Start of SUPPLIED INFORMATION
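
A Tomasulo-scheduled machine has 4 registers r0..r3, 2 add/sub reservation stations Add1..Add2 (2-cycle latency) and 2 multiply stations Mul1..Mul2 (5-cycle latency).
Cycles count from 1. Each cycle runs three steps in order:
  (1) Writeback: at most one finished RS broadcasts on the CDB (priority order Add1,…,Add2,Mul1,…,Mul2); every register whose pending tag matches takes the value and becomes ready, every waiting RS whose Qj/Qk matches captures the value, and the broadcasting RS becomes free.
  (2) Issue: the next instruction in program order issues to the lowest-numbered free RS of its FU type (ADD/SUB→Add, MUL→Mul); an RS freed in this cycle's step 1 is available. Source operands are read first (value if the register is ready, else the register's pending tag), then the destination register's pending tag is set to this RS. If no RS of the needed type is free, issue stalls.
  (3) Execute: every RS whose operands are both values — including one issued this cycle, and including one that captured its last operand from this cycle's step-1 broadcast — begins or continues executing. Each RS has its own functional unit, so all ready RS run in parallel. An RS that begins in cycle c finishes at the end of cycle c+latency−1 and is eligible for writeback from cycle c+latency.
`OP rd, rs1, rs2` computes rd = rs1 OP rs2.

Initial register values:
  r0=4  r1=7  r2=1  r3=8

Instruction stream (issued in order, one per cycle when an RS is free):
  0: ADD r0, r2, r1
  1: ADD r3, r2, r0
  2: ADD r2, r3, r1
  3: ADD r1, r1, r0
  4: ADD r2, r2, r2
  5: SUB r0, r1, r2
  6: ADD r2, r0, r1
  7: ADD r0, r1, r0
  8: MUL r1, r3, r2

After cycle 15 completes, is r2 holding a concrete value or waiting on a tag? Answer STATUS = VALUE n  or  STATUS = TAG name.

STATUS = VALUE -2

  c1: issue ADD r0<-Add1  regs: r0:Add1,r1:7,r2:1,r3:8
  c2: issue ADD r3<-Add2  regs: r0:Add1,r1:7,r2:1,r3:Add2
  c3: CDB Add1=8; issue ADD r2<-Add1  regs: r0:8,r1:7,r2:Add1,r3:Add2
  c4: stall  regs: r0:8,r1:7,r2:Add1,r3:Add2
  c5: CDB Add2=9; issue ADD r1<-Add2  regs: r0:8,r1:Add2,r2:Add1,r3:9
  c6: stall  regs: r0:8,r1:Add2,r2:Add1,r3:9
  c7: CDB Add1=16; issue ADD r2<-Add1  regs: r0:8,r1:Add2,r2:Add1,r3:9
  c8: CDB Add2=15; issue SUB r0<-Add2  regs: r0:Add2,r1:15,r2:Add1,r3:9
  c9: CDB Add1=32; issue ADD r2<-Add1  regs: r0:Add2,r1:15,r2:Add1,r3:9
  c10: stall  regs: r0:Add2,r1:15,r2:Add1,r3:9
  c11: CDB Add2=-17; issue ADD r0<-Add2  regs: r0:Add2,r1:15,r2:Add1,r3:9
  c12: issue MUL r1<-Mul1  regs: r0:Add2,r1:Mul1,r2:Add1,r3:9
  c13: CDB Add1=-2  regs: r0:Add2,r1:Mul1,r2:-2,r3:9
  c14: CDB Add2=-2  regs: r0:-2,r1:Mul1,r2:-2,r3:9
  c15: -  regs: r0:-2,r1:Mul1,r2:-2,r3:9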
End of SUPPLIED INFORMATION
### WORK TO COMPLETE
In the data above, which lines lie between the line with "4: ADD r2, r2, r2" and the line with "8: MUL r1, r3, r2", inclusive? Print those lines exactly and nothing else.

### SOLUTION TO THE EXERCISE
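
  4: ADD r2, r2, r2
  5: SUB r0, r1, r2
  6: ADD r2, r0, r1
  7: ADD r0, r1, r0
  8: MUL r1, r3, r2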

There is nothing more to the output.